Problem description: Copy each entry as it stands, leaving nothing out.

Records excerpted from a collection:
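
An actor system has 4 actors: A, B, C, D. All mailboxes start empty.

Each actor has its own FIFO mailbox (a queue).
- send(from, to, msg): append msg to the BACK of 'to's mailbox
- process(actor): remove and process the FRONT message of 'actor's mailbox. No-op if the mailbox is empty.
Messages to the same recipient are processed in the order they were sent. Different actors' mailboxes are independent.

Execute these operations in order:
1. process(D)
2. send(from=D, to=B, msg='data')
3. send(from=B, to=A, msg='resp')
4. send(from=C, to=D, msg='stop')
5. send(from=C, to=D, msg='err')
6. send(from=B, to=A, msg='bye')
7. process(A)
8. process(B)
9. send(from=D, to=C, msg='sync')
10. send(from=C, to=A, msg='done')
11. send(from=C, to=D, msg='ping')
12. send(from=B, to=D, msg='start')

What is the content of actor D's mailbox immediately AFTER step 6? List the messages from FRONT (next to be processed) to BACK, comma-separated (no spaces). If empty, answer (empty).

After 1 (process(D)): A:[] B:[] C:[] D:[]
After 2 (send(from=D, to=B, msg='data')): A:[] B:[data] C:[] D:[]
After 3 (send(from=B, to=A, msg='resp')): A:[resp] B:[data] C:[] D:[]
After 4 (send(from=C, to=D, msg='stop')): A:[resp] B:[data] C:[] D:[stop]
After 5 (send(from=C, to=D, msg='err')): A:[resp] B:[data] C:[] D:[stop,err]
After 6 (send(from=B, to=A, msg='bye')): A:[resp,bye] B:[data] C:[] D:[stop,err]

stop,err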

Response to the exercise:
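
An actor system has 4 actors: A, B, C, D. All mailboxes start empty.

Each actor has its own FIFO mailbox (a queue).
- send(from, to, msg): append msg to the BACK of 'to's mailbox
- process(actor): remove and process the FRONT message of 'actor's mailbox. No-op if the mailbox is empty.
Messages to the same recipient are processed in the order they were sent. Different actors' mailboxes are independent.

Execute these operations in order:
1. process(D)
2. send(from=D, to=B, msg='data')
3. send(from=B, to=A, msg='resp')
4. send(from=C, to=D, msg='stop')
5. send(from=C, to=D, msg='err')
6. send(from=B, to=A, msg='bye')
7. process(A)
8. process(B)
9. send(from=D, to=C, msg='sync')
10. send(from=C, to=A, msg='done')
11. send(from=C, to=D, msg='ping')
12. send(from=B, to=D, msg='start')

What is the content of actor D's mailbox immediately AFTER step 6? List the messages from FRONT (next to be processed) to BACK, comma-separated (no spaces). If empty, answer (empty).

After 1 (process(D)): A:[] B:[] C:[] D:[]
After 2 (send(from=D, to=B, msg='data')): A:[] B:[data] C:[] D:[]
After 3 (send(from=B, to=A, msg='resp')): A:[resp] B:[data] C:[] D:[]
After 4 (send(from=C, to=D, msg='stop')): A:[resp] B:[data] C:[] D:[stop]
After 5 (send(from=C, to=D, msg='err')): A:[resp] B:[data] C:[] D:[stop,err]
After 6 (send(from=B, to=A, msg='bye')): A:[resp,bye] B:[data] C:[] D:[stop,err]

stop,err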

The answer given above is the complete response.